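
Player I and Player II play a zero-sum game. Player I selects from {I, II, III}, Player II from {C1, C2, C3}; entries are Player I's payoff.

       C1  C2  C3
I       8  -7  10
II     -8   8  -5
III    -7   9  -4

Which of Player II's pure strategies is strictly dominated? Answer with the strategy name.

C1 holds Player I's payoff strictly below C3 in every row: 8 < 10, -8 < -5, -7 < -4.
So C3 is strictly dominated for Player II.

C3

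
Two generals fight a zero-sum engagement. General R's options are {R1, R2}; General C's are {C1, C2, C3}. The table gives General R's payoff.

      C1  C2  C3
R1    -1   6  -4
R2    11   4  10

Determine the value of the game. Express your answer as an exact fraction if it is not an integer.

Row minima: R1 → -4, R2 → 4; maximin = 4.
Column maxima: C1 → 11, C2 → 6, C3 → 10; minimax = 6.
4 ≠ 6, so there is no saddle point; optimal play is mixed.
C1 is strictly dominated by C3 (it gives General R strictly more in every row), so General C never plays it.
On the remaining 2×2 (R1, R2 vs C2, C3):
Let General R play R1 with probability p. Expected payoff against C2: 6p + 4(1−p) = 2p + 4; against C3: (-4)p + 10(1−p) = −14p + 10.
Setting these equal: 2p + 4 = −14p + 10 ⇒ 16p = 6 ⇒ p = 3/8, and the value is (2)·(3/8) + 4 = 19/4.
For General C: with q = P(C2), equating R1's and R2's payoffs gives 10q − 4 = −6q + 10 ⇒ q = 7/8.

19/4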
★ ★ ★ ★ ★ ★ ★
EXERCISE PROMPT: Exactly as they stand, restate all the lines of the listing.

YOUR SOLUTION:
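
Player I and Player II play a zero-sum game. Player I selects from {I, II, III}, Player II from {C1, C2, C3}; entries are Player I's payoff.

       C1  C2  C3
I       8  -7  10
II     -8   8  -5
III    -7   9  -4

Which of Player II's pure strategies is strictly dominated? Answer with the strategy name.

C1 holds Player I's payoff strictly below C3 in every row: 8 < 10, -8 < -5, -7 < -4.
So C3 is strictly dominated for Player II.

C3

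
Two generals fight a zero-sum engagement. General R's options are {R1, R2}; General C's are {C1, C2, C3}. The table gives General R's payoff.

      C1  C2  C3
R1    -1   6  -4
R2    11   4  10

Determine the value of the game. Express your answer as an exact fraction if it is not an integer.

Row minima: R1 → -4, R2 → 4; maximin = 4.
Column maxima: C1 → 11, C2 → 6, C3 → 10; minimax = 6.
4 ≠ 6, so there is no saddle point; optimal play is mixed.
C1 is strictly dominated by C3 (it gives General R strictly more in every row), so General C never plays it.
On the remaining 2×2 (R1, R2 vs C2, C3):
Let General R play R1 with probability p. Expected payoff against C2: 6p + 4(1−p) = 2p + 4; against C3: (-4)p + 10(1−p) = −14p + 10.
Setting these equal: 2p + 4 = −14p + 10 ⇒ 16p = 6 ⇒ p = 3/8, and the value is (2)·(3/8) + 4 = 19/4.
For General C: with q = P(C2), equating R1's and R2's payoffs gives 10q − 4 = −6q + 10 ⇒ q = 7/8.

19/4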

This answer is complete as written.